§ Goal of the exercise: For the word "each", copy every line of the material that includes it.

§ Supplied records:
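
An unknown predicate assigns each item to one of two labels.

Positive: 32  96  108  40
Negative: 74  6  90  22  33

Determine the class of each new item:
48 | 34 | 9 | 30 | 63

All 'Positive' examples share one property — multiple of 4 — and every 'Negative' example lacks it.
48: 48 = 4·12 — fits, so Positive. 34: 34 = 4·8 + 2 — lacks this property, so Negative. 9: 9 = 4·2 + 1 — lacks this property, so Negative. 30: 30 = 4·7 + 2 — lacks this property, so Negative. 63: 63 = 4·15 + 3 — lacks this property, so Negative.

Positive, Negative, Negative, Negative, Negative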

§ Response below:
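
An unknown predicate assigns each item to one of two labels.
Determine the class of each new item: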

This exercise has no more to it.